_EXERCISE:_ In which lines of the data does the string "records" appear? Copy every one.
* * *
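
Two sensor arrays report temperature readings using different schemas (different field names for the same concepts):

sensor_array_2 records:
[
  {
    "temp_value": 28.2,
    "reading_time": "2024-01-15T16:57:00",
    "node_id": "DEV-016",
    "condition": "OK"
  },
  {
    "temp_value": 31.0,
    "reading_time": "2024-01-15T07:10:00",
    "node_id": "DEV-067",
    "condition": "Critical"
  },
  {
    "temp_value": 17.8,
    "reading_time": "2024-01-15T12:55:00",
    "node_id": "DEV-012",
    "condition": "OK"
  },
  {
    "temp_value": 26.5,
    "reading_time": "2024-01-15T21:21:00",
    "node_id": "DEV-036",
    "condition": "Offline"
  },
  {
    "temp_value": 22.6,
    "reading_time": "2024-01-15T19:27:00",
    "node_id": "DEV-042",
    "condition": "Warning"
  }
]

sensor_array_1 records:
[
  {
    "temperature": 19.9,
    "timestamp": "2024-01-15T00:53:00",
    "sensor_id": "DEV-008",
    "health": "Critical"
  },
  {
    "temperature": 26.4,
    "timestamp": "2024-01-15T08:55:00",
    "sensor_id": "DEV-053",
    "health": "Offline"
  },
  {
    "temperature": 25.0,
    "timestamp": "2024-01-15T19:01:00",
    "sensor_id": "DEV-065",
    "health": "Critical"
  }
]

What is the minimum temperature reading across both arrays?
17.8

Schema mapping: "temp_value" (sensor_array_2) = "temperature" (sensor_array_1) = temperature reading

Minimum in sensor_array_2: 17.8
Minimum in sensor_array_1: 19.9

Overall minimum: min(17.8, 19.9) = 17.8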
* * *
_PROBLEM SOLUTION:_
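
sensor_array_2 records:
sensor_array_1 records: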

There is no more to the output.